- EXERCISE:
From the first line to the last, write out the records below exactly as they appear.

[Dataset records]
======
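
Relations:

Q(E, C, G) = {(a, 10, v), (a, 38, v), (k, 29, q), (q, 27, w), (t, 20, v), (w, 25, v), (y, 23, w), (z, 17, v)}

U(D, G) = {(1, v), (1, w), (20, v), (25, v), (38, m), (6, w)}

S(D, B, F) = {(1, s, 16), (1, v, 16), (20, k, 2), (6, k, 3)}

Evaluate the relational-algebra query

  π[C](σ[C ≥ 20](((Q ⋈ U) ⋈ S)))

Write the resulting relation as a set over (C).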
======
- REPLY:
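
Relations:

Q(E, C, G) = {(a, 10, v), (a, 38, v), (k, 29, q), (q, 27, w), (t, 20, v), (w, 25, v), (y, 23, w), (z, 17, v)}

U(D, G) = {(1, v), (1, w), (20, v), (25, v), (38, m), (6, w)}

S(D, B, F) = {(1, s, 16), (1, v, 16), (20, k, 2), (6, k, 3)}

Evaluate the relational-algebra query

  π[C](σ[C ≥ 20](((Q ⋈ U) ⋈ S)))

Write the resulting relation as a set over (C).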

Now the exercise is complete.